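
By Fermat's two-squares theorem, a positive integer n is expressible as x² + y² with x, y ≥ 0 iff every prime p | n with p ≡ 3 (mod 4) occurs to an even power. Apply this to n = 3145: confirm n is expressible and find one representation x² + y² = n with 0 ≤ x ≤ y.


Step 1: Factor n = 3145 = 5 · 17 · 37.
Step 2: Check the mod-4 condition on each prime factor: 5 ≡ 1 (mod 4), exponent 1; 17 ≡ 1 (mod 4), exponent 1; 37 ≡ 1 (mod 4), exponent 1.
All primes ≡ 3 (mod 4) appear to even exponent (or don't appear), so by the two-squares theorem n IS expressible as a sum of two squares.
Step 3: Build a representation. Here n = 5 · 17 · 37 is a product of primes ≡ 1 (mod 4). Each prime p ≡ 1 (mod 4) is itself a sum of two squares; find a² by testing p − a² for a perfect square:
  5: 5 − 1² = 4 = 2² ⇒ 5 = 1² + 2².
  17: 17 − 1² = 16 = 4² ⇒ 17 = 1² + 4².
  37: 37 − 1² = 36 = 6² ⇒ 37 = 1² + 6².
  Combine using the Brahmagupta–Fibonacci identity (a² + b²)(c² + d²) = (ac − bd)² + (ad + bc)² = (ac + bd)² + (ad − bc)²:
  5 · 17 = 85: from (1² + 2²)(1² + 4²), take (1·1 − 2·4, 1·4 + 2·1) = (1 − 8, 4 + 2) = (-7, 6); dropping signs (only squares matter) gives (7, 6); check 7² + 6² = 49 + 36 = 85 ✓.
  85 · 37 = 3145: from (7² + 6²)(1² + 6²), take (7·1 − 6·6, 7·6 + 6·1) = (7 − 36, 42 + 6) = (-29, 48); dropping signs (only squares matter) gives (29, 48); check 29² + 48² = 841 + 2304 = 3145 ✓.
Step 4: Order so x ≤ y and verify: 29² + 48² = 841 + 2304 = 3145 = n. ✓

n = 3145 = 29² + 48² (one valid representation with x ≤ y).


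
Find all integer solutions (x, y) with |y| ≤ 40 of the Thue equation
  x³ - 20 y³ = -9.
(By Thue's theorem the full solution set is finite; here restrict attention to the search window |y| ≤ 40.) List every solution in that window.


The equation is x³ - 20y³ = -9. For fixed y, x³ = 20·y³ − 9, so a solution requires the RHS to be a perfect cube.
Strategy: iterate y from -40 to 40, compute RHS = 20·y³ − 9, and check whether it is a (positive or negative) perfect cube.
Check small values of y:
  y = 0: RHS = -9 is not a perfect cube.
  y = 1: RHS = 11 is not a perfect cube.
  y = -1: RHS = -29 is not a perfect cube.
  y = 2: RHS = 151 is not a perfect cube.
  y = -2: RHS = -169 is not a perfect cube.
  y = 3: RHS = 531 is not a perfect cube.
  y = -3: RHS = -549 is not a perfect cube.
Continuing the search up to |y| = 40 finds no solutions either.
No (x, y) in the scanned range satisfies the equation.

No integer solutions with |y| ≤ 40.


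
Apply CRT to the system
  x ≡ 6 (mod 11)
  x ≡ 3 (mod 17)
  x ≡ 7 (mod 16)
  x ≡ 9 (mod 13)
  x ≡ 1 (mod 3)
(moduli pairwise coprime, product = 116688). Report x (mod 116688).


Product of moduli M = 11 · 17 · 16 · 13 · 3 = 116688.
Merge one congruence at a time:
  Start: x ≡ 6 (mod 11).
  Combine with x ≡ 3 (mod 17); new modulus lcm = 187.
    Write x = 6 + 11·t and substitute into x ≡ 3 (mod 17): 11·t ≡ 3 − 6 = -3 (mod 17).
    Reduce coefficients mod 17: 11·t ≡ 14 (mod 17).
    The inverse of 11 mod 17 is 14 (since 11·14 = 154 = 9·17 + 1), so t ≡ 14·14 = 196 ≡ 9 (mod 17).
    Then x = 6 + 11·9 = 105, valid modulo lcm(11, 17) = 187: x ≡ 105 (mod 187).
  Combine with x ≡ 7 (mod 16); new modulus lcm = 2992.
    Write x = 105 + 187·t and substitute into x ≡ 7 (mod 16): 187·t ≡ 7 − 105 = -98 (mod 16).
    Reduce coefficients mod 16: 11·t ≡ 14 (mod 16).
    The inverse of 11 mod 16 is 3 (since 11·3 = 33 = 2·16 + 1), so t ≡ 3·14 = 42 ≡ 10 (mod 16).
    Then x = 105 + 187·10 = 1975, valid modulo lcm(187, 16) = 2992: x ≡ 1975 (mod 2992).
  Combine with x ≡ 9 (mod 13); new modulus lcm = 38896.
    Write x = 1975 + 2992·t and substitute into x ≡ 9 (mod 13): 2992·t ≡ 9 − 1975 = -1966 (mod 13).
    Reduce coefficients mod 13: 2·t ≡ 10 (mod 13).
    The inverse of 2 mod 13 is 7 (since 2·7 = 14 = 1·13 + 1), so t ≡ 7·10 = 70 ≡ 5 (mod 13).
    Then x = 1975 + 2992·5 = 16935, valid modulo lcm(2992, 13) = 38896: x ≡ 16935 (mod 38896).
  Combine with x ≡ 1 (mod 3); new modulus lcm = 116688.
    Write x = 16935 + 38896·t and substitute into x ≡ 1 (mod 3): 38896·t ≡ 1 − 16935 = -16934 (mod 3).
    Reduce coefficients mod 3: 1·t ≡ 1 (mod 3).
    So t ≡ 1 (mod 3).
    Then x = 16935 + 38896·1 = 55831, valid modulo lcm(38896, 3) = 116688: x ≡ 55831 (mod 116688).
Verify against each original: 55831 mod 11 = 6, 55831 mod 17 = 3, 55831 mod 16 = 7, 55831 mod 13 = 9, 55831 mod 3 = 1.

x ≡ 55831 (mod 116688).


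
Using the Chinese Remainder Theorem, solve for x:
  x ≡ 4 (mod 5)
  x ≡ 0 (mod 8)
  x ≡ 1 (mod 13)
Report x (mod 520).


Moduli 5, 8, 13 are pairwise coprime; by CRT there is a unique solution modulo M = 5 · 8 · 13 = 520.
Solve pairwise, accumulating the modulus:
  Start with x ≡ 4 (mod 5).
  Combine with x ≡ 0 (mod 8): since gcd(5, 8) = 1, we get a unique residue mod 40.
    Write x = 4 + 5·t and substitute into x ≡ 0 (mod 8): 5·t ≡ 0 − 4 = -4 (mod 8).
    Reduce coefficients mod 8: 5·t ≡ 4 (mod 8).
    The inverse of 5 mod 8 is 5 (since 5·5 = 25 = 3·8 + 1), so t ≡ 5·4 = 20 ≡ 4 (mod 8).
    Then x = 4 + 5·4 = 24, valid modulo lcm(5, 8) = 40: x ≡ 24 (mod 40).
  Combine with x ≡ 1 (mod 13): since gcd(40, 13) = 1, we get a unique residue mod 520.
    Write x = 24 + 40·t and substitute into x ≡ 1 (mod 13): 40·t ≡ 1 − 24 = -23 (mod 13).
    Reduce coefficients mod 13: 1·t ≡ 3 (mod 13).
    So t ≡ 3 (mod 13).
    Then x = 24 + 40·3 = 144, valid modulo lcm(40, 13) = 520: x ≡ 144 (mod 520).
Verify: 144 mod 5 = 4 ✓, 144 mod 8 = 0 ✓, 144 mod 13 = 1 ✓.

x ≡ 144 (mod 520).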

____________________

WHAT THIS TASK INVOLVES:
What is needed is a word-for-word copy of the records.

SOLUTION FOR THIS TASK:
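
By Fermat's two-squares theorem, a positive integer n is expressible as x² + y² with x, y ≥ 0 iff every prime p | n with p ≡ 3 (mod 4) occurs to an even power. Apply this to n = 3145: confirm n is expressible and find one representation x² + y² = n with 0 ≤ x ≤ y.


Step 1: Factor n = 3145 = 5 · 17 · 37.
Step 2: Check the mod-4 condition on each prime factor: 5 ≡ 1 (mod 4), exponent 1; 17 ≡ 1 (mod 4), exponent 1; 37 ≡ 1 (mod 4), exponent 1.
All primes ≡ 3 (mod 4) appear to even exponent (or don't appear), so by the two-squares theorem n IS expressible as a sum of two squares.
Step 3: Build a representation. Here n = 5 · 17 · 37 is a product of primes ≡ 1 (mod 4). Each prime p ≡ 1 (mod 4) is itself a sum of two squares; find a² by testing p − a² for a perfect square:
  5: 5 − 1² = 4 = 2² ⇒ 5 = 1² + 2².
  17: 17 − 1² = 16 = 4² ⇒ 17 = 1² + 4².
  37: 37 − 1² = 36 = 6² ⇒ 37 = 1² + 6².
  Combine using the Brahmagupta–Fibonacci identity (a² + b²)(c² + d²) = (ac − bd)² + (ad + bc)² = (ac + bd)² + (ad − bc)²:
  5 · 17 = 85: from (1² + 2²)(1² + 4²), take (1·1 − 2·4, 1·4 + 2·1) = (1 − 8, 4 + 2) = (-7, 6); dropping signs (only squares matter) gives (7, 6); check 7² + 6² = 49 + 36 = 85 ✓.
  85 · 37 = 3145: from (7² + 6²)(1² + 6²), take (7·1 − 6·6, 7·6 + 6·1) = (7 − 36, 42 + 6) = (-29, 48); dropping signs (only squares matter) gives (29, 48); check 29² + 48² = 841 + 2304 = 3145 ✓.
Step 4: Order so x ≤ y and verify: 29² + 48² = 841 + 2304 = 3145 = n. ✓

n = 3145 = 29² + 48² (one valid representation with x ≤ y).


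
Find all integer solutions (x, y) with |y| ≤ 40 of the Thue equation
  x³ - 20 y³ = -9.
(By Thue's theorem the full solution set is finite; here restrict attention to the search window |y| ≤ 40.) List every solution in that window.


The equation is x³ - 20y³ = -9. For fixed y, x³ = 20·y³ − 9, so a solution requires the RHS to be a perfect cube.
Strategy: iterate y from -40 to 40, compute RHS = 20·y³ − 9, and check whether it is a (positive or negative) perfect cube.
Check small values of y:
  y = 0: RHS = -9 is not a perfect cube.
  y = 1: RHS = 11 is not a perfect cube.
  y = -1: RHS = -29 is not a perfect cube.
  y = 2: RHS = 151 is not a perfect cube.
  y = -2: RHS = -169 is not a perfect cube.
  y = 3: RHS = 531 is not a perfect cube.
  y = -3: RHS = -549 is not a perfect cube.
Continuing the search up to |y| = 40 finds no solutions either.
No (x, y) in the scanned range satisfies the equation.

No integer solutions with |y| ≤ 40.


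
Apply CRT to the system
  x ≡ 6 (mod 11)
  x ≡ 3 (mod 17)
  x ≡ 7 (mod 16)
  x ≡ 9 (mod 13)
  x ≡ 1 (mod 3)
(moduli pairwise coprime, product = 116688). Report x (mod 116688).


Product of moduli M = 11 · 17 · 16 · 13 · 3 = 116688.
Merge one congruence at a time:
  Start: x ≡ 6 (mod 11).
  Combine with x ≡ 3 (mod 17); new modulus lcm = 187.
    Write x = 6 + 11·t and substitute into x ≡ 3 (mod 17): 11·t ≡ 3 − 6 = -3 (mod 17).
    Reduce coefficients mod 17: 11·t ≡ 14 (mod 17).
    The inverse of 11 mod 17 is 14 (since 11·14 = 154 = 9·17 + 1), so t ≡ 14·14 = 196 ≡ 9 (mod 17).
    Then x = 6 + 11·9 = 105, valid modulo lcm(11, 17) = 187: x ≡ 105 (mod 187).
  Combine with x ≡ 7 (mod 16); new modulus lcm = 2992.
    Write x = 105 + 187·t and substitute into x ≡ 7 (mod 16): 187·t ≡ 7 − 105 = -98 (mod 16).
    Reduce coefficients mod 16: 11·t ≡ 14 (mod 16).
    The inverse of 11 mod 16 is 3 (since 11·3 = 33 = 2·16 + 1), so t ≡ 3·14 = 42 ≡ 10 (mod 16).
    Then x = 105 + 187·10 = 1975, valid modulo lcm(187, 16) = 2992: x ≡ 1975 (mod 2992).
  Combine with x ≡ 9 (mod 13); new modulus lcm = 38896.
    Write x = 1975 + 2992·t and substitute into x ≡ 9 (mod 13): 2992·t ≡ 9 − 1975 = -1966 (mod 13).
    Reduce coefficients mod 13: 2·t ≡ 10 (mod 13).
    The inverse of 2 mod 13 is 7 (since 2·7 = 14 = 1·13 + 1), so t ≡ 7·10 = 70 ≡ 5 (mod 13).
    Then x = 1975 + 2992·5 = 16935, valid modulo lcm(2992, 13) = 38896: x ≡ 16935 (mod 38896).
  Combine with x ≡ 1 (mod 3); new modulus lcm = 116688.
    Write x = 16935 + 38896·t and substitute into x ≡ 1 (mod 3): 38896·t ≡ 1 − 16935 = -16934 (mod 3).
    Reduce coefficients mod 3: 1·t ≡ 1 (mod 3).
    So t ≡ 1 (mod 3).
    Then x = 16935 + 38896·1 = 55831, valid modulo lcm(38896, 3) = 116688: x ≡ 55831 (mod 116688).
Verify against each original: 55831 mod 11 = 6, 55831 mod 17 = 3, 55831 mod 16 = 7, 55831 mod 13 = 9, 55831 mod 3 = 1.

x ≡ 55831 (mod 116688).


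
Using the Chinese Remainder Theorem, solve for x:
  x ≡ 4 (mod 5)
  x ≡ 0 (mod 8)
  x ≡ 1 (mod 13)
Report x (mod 520).


Moduli 5, 8, 13 are pairwise coprime; by CRT there is a unique solution modulo M = 5 · 8 · 13 = 520.
Solve pairwise, accumulating the modulus:
  Start with x ≡ 4 (mod 5).
  Combine with x ≡ 0 (mod 8): since gcd(5, 8) = 1, we get a unique residue mod 40.
    Write x = 4 + 5·t and substitute into x ≡ 0 (mod 8): 5·t ≡ 0 − 4 = -4 (mod 8).
    Reduce coefficients mod 8: 5·t ≡ 4 (mod 8).
    The inverse of 5 mod 8 is 5 (since 5·5 = 25 = 3·8 + 1), so t ≡ 5·4 = 20 ≡ 4 (mod 8).
    Then x = 4 + 5·4 = 24, valid modulo lcm(5, 8) = 40: x ≡ 24 (mod 40).
  Combine with x ≡ 1 (mod 13): since gcd(40, 13) = 1, we get a unique residue mod 520.
    Write x = 24 + 40·t and substitute into x ≡ 1 (mod 13): 40·t ≡ 1 − 24 = -23 (mod 13).
    Reduce coefficients mod 13: 1·t ≡ 3 (mod 13).
    So t ≡ 3 (mod 13).
    Then x = 24 + 40·3 = 144, valid modulo lcm(40, 13) = 520: x ≡ 144 (mod 520).
Verify: 144 mod 5 = 4 ✓, 144 mod 8 = 0 ✓, 144 mod 13 = 1 ✓.

x ≡ 144 (mod 520).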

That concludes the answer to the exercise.